(Saved entries)
--*--
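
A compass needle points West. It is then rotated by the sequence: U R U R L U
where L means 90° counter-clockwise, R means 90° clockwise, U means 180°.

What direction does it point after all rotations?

Answer: Final heading: South

Derivation:
Start: West
  U (U-turn (180°)) -> East
  R (right (90° clockwise)) -> South
  U (U-turn (180°)) -> North
  R (right (90° clockwise)) -> East
  L (left (90° counter-clockwise)) -> North
  U (U-turn (180°)) -> South
Final: South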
--*--
Nothing but an exact copy of the records belongs in the answer.

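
A compass needle points West. It is then rotated by the sequence: U R U R L U
where L means 90° counter-clockwise, R means 90° clockwise, U means 180°.

What direction does it point after all rotations?

Answer: Final heading: South

Derivation:
Start: West
  U (U-turn (180°)) -> East
  R (right (90° clockwise)) -> South
  U (U-turn (180°)) -> North
  R (right (90° clockwise)) -> East
  L (left (90° counter-clockwise)) -> North
  U (U-turn (180°)) -> South
Final: South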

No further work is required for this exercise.